[Saved entries]
===
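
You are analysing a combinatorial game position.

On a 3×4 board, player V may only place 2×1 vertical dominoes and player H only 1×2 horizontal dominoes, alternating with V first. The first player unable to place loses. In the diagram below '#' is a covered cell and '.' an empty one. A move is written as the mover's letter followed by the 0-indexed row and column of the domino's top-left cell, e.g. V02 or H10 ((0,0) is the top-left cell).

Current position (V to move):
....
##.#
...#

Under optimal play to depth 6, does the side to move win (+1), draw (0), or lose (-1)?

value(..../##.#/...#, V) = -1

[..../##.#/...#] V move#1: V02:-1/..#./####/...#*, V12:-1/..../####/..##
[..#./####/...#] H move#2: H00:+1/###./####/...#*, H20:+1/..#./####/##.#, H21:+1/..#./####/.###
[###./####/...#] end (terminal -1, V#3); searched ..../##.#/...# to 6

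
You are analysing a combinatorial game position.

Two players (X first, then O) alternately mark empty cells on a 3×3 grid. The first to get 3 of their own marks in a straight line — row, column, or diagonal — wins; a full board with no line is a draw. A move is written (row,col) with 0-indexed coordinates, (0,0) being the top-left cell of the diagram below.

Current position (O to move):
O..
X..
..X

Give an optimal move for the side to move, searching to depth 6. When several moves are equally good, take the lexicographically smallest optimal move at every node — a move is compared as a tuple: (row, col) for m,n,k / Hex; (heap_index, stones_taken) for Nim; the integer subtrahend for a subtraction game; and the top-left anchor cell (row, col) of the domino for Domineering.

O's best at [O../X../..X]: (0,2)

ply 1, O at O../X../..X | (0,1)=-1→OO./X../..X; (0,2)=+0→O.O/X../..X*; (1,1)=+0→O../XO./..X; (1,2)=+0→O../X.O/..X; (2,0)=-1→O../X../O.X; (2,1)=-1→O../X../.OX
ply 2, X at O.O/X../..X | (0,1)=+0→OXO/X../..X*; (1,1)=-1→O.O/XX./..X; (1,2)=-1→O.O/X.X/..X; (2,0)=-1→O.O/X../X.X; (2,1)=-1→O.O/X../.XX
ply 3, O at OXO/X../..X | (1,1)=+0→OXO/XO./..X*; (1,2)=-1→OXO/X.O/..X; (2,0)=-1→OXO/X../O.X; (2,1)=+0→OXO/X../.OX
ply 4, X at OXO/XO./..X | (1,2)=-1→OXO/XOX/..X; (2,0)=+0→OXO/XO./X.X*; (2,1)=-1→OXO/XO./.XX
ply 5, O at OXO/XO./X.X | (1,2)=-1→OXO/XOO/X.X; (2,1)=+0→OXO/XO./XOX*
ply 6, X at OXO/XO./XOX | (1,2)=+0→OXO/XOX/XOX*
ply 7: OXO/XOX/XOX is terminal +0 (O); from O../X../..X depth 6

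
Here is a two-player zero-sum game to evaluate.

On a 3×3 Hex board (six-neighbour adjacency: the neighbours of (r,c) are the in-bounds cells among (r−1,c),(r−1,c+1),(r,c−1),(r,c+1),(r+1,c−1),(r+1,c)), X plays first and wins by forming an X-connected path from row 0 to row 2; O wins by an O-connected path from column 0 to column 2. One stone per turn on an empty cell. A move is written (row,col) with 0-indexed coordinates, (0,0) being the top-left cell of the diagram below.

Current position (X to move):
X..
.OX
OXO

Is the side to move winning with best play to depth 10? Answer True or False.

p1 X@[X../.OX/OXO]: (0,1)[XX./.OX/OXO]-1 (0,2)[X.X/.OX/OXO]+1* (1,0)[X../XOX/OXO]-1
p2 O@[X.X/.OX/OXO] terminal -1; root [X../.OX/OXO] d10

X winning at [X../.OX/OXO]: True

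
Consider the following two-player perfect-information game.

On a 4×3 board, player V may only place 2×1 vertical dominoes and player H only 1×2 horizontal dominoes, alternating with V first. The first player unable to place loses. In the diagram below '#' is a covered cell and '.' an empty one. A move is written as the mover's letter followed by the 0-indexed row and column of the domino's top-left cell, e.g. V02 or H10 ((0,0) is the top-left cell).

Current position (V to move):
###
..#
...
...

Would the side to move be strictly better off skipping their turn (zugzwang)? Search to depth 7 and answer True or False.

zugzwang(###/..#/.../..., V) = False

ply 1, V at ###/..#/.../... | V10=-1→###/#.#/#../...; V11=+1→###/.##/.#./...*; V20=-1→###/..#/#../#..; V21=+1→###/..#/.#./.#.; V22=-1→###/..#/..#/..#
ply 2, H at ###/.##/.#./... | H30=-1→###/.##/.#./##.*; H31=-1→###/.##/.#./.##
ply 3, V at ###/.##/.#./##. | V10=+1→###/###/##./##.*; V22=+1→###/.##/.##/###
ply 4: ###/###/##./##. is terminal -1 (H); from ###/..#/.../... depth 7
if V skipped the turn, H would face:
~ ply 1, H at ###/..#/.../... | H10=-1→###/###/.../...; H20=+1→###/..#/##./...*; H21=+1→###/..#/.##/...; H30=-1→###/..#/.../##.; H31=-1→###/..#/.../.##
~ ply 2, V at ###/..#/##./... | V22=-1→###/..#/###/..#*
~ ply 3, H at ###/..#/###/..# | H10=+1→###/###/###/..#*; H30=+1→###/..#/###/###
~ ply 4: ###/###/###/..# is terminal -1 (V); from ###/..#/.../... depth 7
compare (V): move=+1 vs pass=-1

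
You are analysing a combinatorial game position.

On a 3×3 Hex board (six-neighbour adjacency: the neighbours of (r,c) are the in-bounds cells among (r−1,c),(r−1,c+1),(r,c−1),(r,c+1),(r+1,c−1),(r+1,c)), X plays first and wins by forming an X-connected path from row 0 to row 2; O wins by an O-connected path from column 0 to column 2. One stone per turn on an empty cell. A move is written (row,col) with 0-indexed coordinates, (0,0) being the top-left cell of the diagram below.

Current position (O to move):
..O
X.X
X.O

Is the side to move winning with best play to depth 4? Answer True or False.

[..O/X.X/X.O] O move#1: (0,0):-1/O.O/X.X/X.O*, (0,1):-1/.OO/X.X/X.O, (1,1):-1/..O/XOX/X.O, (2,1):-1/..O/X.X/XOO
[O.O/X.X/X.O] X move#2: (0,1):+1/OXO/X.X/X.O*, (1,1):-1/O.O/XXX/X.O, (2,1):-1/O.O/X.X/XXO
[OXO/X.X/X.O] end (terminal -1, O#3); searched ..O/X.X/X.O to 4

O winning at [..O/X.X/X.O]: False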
===
→ The problem
Would you copy, unchanged, the stretch of the records above that begins at the line containing "Current position (X" and ends at the line containing "Consider the following", and only that?

→ Exercise answer
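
Current position (X to move):
X..
.OX
OXO

Is the side to move winning with best play to depth 10? Answer True or False.

p1 X@[X../.OX/OXO]: (0,1)[XX./.OX/OXO]-1 (0,2)[X.X/.OX/OXO]+1* (1,0)[X../XOX/OXO]-1
p2 O@[X.X/.OX/OXO] terminal -1; root [X../.OX/OXO] d10

X winning at [X../.OX/OXO]: True

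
Consider the following two-player perfect-information game.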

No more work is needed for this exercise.